**Provided data**
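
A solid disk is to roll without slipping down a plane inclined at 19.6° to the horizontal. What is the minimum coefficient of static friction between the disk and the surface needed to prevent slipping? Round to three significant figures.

μ_min ≈ 0.119

With I = (1/2)MR², the ratio k = I/(MR²) is 0.5.
Newton's second law down the slope: Mg sinθ − f = Ma. The torque equation fR = Iα (with α = a/R) gives f = kMa.
These give a = g sinθ/(1+k) and the required friction f = kMg sinθ/(1+k).
The normal force is N = Mg cosθ, so μ_min = f/N = k tanθ/(1+k).
μ_min = 0.5 × tan19.6° / 1.5 ≈ 0.119.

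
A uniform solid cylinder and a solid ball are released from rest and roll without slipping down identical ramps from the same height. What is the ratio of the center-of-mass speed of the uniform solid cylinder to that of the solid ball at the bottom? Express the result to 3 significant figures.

Each satisfies Mgh = ½(1+k)Mv² with k = I/(MR²), so v ∝ 1/√(1+k).
For the uniform solid cylinder k = 0.5; for the solid ball k = 0.4.
v₁/v₂ = √((1+k₂)/(1+k₁)) = √(1.4/1.5) ≈ 0.966.

v_ratio ≈ 0.966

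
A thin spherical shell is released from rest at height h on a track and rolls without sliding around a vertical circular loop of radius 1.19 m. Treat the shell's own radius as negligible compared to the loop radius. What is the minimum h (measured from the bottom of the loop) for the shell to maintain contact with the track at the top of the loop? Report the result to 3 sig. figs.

h_min ≈ 3.37 m

For this body I = (2/3)MR², i.e. k = I/(MR²) = 2/3.
At the top of the loop, the minimum-contact condition is Mg = Mv_top²/r, so v_top² = gr.
With ω = v/R, the kinetic energy at speed v is ½(1+k)Mv² = (5/6)Mv².
Energy conservation from release (height h) to the top (height 2r): Mgh = Mg(2r) + (5/6)M·gr.
Thus h_min = 2r + (1+k)r/2 = r(2 + 1.667/2) = 1.19 × 2.833 ≈ 3.37 m.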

**Assignment**
Exact retyping of all the entries is required.

**Solution to this problem**
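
A solid disk is to roll without slipping down a plane inclined at 19.6° to the horizontal. What is the minimum coefficient of static friction between the disk and the surface needed to prevent slipping? Round to three significant figures.

μ_min ≈ 0.119

With I = (1/2)MR², the ratio k = I/(MR²) is 0.5.
Newton's second law down the slope: Mg sinθ − f = Ma. The torque equation fR = Iα (with α = a/R) gives f = kMa.
These give a = g sinθ/(1+k) and the required friction f = kMg sinθ/(1+k).
The normal force is N = Mg cosθ, so μ_min = f/N = k tanθ/(1+k).
μ_min = 0.5 × tan19.6° / 1.5 ≈ 0.119.

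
A uniform solid cylinder and a solid ball are released from rest and roll without slipping down identical ramps from the same height. What is the ratio of the center-of-mass speed of the uniform solid cylinder to that of the solid ball at the bottom? Express the result to 3 significant figures.

Each satisfies Mgh = ½(1+k)Mv² with k = I/(MR²), so v ∝ 1/√(1+k).
For the uniform solid cylinder k = 0.5; for the solid ball k = 0.4.
v₁/v₂ = √((1+k₂)/(1+k₁)) = √(1.4/1.5) ≈ 0.966.

v_ratio ≈ 0.966

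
A thin spherical shell is released from rest at height h on a track and rolls without sliding around a vertical circular loop of radius 1.19 m. Treat the shell's own radius as negligible compared to the loop radius. What is the minimum h (measured from the bottom of the loop) for the shell to maintain contact with the track at the top of the loop? Report the result to 3 sig. figs.

h_min ≈ 3.37 m

For this body I = (2/3)MR², i.e. k = I/(MR²) = 2/3.
At the top of the loop, the minimum-contact condition is Mg = Mv_top²/r, so v_top² = gr.
With ω = v/R, the kinetic energy at speed v is ½(1+k)Mv² = (5/6)Mv².
Energy conservation from release (height h) to the top (height 2r): Mgh = Mg(2r) + (5/6)M·gr.
Thus h_min = 2r + (1+k)r/2 = r(2 + 1.667/2) = 1.19 × 2.833 ≈ 3.37 m.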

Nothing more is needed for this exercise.